TASK TO CARRY OUT
Transcribe the whole listing precisely, leaving nothing out.

PROVIDED DATA
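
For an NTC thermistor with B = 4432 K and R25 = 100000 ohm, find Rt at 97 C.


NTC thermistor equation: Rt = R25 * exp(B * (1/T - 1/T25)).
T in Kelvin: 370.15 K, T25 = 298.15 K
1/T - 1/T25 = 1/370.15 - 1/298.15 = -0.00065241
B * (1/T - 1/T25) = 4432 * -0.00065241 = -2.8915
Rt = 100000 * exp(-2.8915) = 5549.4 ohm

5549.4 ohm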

RESPONSE FOR THIS EXERCISE
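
For an NTC thermistor with B = 4432 K and R25 = 100000 ohm, find Rt at 97 C.


NTC thermistor equation: Rt = R25 * exp(B * (1/T - 1/T25)).
T in Kelvin: 370.15 K, T25 = 298.15 K
1/T - 1/T25 = 1/370.15 - 1/298.15 = -0.00065241
B * (1/T - 1/T25) = 4432 * -0.00065241 = -2.8915
Rt = 100000 * exp(-2.8915) = 5549.4 ohm

5549.4 ohm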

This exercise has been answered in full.